Data:
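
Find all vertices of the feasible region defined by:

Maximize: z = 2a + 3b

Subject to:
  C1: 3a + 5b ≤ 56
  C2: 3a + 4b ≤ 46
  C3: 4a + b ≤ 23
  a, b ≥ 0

(0, 0), (5.75, 0), (3.538, 8.846), (2, 10), (0, 11.2)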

Task statement:
The records above are to be reproduced exactly, with nothing left out.

Finished task:
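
Find all vertices of the feasible region defined by:

Maximize: z = 2a + 3b

Subject to:
  C1: 3a + 5b ≤ 56
  C2: 3a + 4b ≤ 46
  C3: 4a + b ≤ 23
  a, b ≥ 0

(0, 0), (5.75, 0), (3.538, 8.846), (2, 10), (0, 11.2)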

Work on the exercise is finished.